(Dataset items)
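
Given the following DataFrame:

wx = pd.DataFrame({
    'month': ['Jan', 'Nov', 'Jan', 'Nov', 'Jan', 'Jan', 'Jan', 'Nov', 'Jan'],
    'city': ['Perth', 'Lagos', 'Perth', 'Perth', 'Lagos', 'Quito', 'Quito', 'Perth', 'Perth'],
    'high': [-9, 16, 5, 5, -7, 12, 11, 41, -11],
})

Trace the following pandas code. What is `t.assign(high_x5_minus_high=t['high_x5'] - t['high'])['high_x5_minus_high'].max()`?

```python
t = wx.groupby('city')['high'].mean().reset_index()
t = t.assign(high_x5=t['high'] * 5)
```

46.0

group by city, mean of high:
city
Lagos     4.5
Perth     6.2
Quito    11.5
Name: high, dtype: float64
reset_index():
    city  high
0  Lagos   4.5
1  Perth   6.2
2  Quito  11.5
add column high_x5 = t['high'] * 5:
    city  high  high_x5
0  Lagos   4.5     22.5
1  Perth   6.2     31.0
2  Quito  11.5     57.5
add column high_x5_minus_high = t['high_x5'] - t['high']:
    city  high  high_x5  high_x5_minus_high
0  Lagos   4.5     22.5                18.0
1  Perth   6.2     31.0                24.8
2  Quito  11.5     57.5                46.0
Reading off the max of column 'high_x5_minus_high', we get 46.0.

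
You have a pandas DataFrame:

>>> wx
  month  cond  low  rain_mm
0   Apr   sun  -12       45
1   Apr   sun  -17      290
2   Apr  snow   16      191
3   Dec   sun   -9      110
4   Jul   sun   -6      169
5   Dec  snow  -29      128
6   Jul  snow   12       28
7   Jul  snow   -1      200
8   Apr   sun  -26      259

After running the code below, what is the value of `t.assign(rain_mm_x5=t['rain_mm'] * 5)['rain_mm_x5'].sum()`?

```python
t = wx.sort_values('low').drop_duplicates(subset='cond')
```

1935

sort by low:
  month  cond  low  rain_mm
5   Dec  snow  -29      128
8   Apr   sun  -26      259
1   Apr   sun  -17      290
0   Apr   sun  -12       45
3   Dec   sun   -9      110
4   Jul   sun   -6      169
7   Jul  snow   -1      200
6   Jul  snow   12       28
2   Apr  snow   16      191
drop duplicate cond (keep=first):
  month  cond  low  rain_mm
5   Dec  snow  -29      128
8   Apr   sun  -26      259
add column rain_mm_x5 = t['rain_mm'] * 5:
  month  cond  low  rain_mm  rain_mm_x5
5   Dec  snow  -29      128         640
8   Apr   sun  -26      259        1295
The sum of column 'rain_mm_x5' is 1935.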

▶ **Task goal**
Check every line above for the string "DataFrame" and state how many have it, with no other words.

▶ **Solution below**
3